_Work instructions_
What do the lines say from the one containing "Give the rules" to the end of the records? Restate them word for word, and only those.

[Extracted records]
---

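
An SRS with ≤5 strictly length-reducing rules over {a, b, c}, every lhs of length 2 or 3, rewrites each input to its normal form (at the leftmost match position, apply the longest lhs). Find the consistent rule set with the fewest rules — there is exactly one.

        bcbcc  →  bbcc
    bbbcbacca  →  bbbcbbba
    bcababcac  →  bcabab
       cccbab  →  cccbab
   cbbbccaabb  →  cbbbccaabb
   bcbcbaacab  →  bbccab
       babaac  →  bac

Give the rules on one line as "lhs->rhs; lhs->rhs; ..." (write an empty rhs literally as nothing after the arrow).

acc->bb; baa->; cac->; cbc->bc

  | bcbcc => bbcc
  | bbbcbacca => bbbcbbba
  | bcababcac => bcabab
  | cccbab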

---

_Result for this exercise_
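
Give the rules on one line as "lhs->rhs; lhs->rhs; ..." (write an empty rhs literally as nothing after the arrow).

acc->bb; baa->; cac->; cbc->bc

  | bcbcc => bbcc
  | bbbcbacca => bbbcbbba
  | bcababcac => bcabab
  | cccbab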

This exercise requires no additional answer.